— Requirement —
Please give the data below again in full, exactly as it stands.

— Available data —
● ● ● ● ●

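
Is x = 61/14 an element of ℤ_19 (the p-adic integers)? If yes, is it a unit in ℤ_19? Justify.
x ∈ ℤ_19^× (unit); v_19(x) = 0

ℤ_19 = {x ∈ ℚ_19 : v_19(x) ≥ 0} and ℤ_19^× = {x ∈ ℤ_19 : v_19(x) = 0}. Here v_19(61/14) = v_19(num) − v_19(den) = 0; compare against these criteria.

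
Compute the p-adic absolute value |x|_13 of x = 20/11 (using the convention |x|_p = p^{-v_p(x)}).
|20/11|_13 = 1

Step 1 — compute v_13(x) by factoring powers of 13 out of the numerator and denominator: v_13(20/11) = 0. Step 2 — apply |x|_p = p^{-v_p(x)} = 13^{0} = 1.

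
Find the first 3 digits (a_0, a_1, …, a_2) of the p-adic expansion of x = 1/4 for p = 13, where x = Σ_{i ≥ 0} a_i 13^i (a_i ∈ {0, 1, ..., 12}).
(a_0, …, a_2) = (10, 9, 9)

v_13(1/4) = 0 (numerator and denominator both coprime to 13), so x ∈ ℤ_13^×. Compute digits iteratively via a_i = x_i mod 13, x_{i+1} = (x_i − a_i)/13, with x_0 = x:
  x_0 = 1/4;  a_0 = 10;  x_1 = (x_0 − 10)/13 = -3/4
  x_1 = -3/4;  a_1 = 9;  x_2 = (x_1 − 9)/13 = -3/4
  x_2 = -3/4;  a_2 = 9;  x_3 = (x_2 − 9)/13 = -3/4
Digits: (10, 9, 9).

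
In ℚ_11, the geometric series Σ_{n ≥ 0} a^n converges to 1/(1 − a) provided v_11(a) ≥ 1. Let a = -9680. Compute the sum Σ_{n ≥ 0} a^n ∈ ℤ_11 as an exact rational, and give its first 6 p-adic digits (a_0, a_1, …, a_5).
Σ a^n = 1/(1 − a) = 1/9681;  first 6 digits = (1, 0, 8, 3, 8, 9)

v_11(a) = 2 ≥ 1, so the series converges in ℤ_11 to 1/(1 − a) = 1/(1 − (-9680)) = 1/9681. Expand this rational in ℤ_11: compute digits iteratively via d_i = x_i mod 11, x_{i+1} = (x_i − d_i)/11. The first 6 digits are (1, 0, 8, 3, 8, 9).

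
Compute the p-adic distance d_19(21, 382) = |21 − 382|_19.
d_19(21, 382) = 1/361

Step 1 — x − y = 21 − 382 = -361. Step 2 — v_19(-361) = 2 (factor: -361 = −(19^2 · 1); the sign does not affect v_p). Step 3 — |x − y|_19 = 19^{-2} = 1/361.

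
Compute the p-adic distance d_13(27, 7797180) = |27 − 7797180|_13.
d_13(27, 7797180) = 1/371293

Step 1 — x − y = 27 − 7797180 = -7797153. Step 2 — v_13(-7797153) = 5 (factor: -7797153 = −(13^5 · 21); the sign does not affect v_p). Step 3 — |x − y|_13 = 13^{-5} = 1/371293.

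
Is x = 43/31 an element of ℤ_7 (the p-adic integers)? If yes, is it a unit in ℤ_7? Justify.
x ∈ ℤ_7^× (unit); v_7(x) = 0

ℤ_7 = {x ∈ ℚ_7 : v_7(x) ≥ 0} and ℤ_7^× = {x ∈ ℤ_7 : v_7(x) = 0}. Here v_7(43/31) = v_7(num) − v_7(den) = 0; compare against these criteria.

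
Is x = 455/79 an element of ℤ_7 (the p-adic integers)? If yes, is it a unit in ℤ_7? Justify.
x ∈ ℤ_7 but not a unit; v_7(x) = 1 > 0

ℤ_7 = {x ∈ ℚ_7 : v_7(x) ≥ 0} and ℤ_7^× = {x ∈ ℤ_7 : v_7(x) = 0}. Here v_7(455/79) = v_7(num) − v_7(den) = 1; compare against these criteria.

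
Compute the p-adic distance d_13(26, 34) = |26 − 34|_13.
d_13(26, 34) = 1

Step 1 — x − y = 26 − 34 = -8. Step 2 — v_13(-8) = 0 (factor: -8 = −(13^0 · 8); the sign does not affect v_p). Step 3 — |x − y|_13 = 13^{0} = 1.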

● ● ● ● ●

— Task result —
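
Is x = 61/14 an element of ℤ_19 (the p-adic integers)? If yes, is it a unit in ℤ_19? Justify.
x ∈ ℤ_19^× (unit); v_19(x) = 0

ℤ_19 = {x ∈ ℚ_19 : v_19(x) ≥ 0} and ℤ_19^× = {x ∈ ℤ_19 : v_19(x) = 0}. Here v_19(61/14) = v_19(num) − v_19(den) = 0; compare against these criteria.

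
Compute the p-adic absolute value |x|_13 of x = 20/11 (using the convention |x|_p = p^{-v_p(x)}).
|20/11|_13 = 1

Step 1 — compute v_13(x) by factoring powers of 13 out of the numerator and denominator: v_13(20/11) = 0. Step 2 — apply |x|_p = p^{-v_p(x)} = 13^{0} = 1.

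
Find the first 3 digits (a_0, a_1, …, a_2) of the p-adic expansion of x = 1/4 for p = 13, where x = Σ_{i ≥ 0} a_i 13^i (a_i ∈ {0, 1, ..., 12}).
(a_0, …, a_2) = (10, 9, 9)

v_13(1/4) = 0 (numerator and denominator both coprime to 13), so x ∈ ℤ_13^×. Compute digits iteratively via a_i = x_i mod 13, x_{i+1} = (x_i − a_i)/13, with x_0 = x:
  x_0 = 1/4;  a_0 = 10;  x_1 = (x_0 − 10)/13 = -3/4
  x_1 = -3/4;  a_1 = 9;  x_2 = (x_1 − 9)/13 = -3/4
  x_2 = -3/4;  a_2 = 9;  x_3 = (x_2 − 9)/13 = -3/4
Digits: (10, 9, 9).

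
In ℚ_11, the geometric series Σ_{n ≥ 0} a^n converges to 1/(1 − a) provided v_11(a) ≥ 1. Let a = -9680. Compute the sum Σ_{n ≥ 0} a^n ∈ ℤ_11 as an exact rational, and give its first 6 p-adic digits (a_0, a_1, …, a_5).
Σ a^n = 1/(1 − a) = 1/9681;  first 6 digits = (1, 0, 8, 3, 8, 9)

v_11(a) = 2 ≥ 1, so the series converges in ℤ_11 to 1/(1 − a) = 1/(1 − (-9680)) = 1/9681. Expand this rational in ℤ_11: compute digits iteratively via d_i = x_i mod 11, x_{i+1} = (x_i − d_i)/11. The first 6 digits are (1, 0, 8, 3, 8, 9).

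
Compute the p-adic distance d_19(21, 382) = |21 − 382|_19.
d_19(21, 382) = 1/361

Step 1 — x − y = 21 − 382 = -361. Step 2 — v_19(-361) = 2 (factor: -361 = −(19^2 · 1); the sign does not affect v_p). Step 3 — |x − y|_19 = 19^{-2} = 1/361.

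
Compute the p-adic distance d_13(27, 7797180) = |27 − 7797180|_13.
d_13(27, 7797180) = 1/371293

Step 1 — x − y = 27 − 7797180 = -7797153. Step 2 — v_13(-7797153) = 5 (factor: -7797153 = −(13^5 · 21); the sign does not affect v_p). Step 3 — |x − y|_13 = 13^{-5} = 1/371293.

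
Is x = 43/31 an element of ℤ_7 (the p-adic integers)? If yes, is it a unit in ℤ_7? Justify.
x ∈ ℤ_7^× (unit); v_7(x) = 0

ℤ_7 = {x ∈ ℚ_7 : v_7(x) ≥ 0} and ℤ_7^× = {x ∈ ℤ_7 : v_7(x) = 0}. Here v_7(43/31) = v_7(num) − v_7(den) = 0; compare against these criteria.

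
Is x = 455/79 an element of ℤ_7 (the p-adic integers)? If yes, is it a unit in ℤ_7? Justify.
x ∈ ℤ_7 but not a unit; v_7(x) = 1 > 0

ℤ_7 = {x ∈ ℚ_7 : v_7(x) ≥ 0} and ℤ_7^× = {x ∈ ℤ_7 : v_7(x) = 0}. Here v_7(455/79) = v_7(num) − v_7(den) = 1; compare against these criteria.

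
Compute the p-adic distance d_13(26, 34) = |26 − 34|_13.
d_13(26, 34) = 1

Step 1 — x − y = 26 − 34 = -8. Step 2 — v_13(-8) = 0 (factor: -8 = −(13^0 · 8); the sign does not affect v_p). Step 3 — |x − y|_13 = 13^{0} = 1.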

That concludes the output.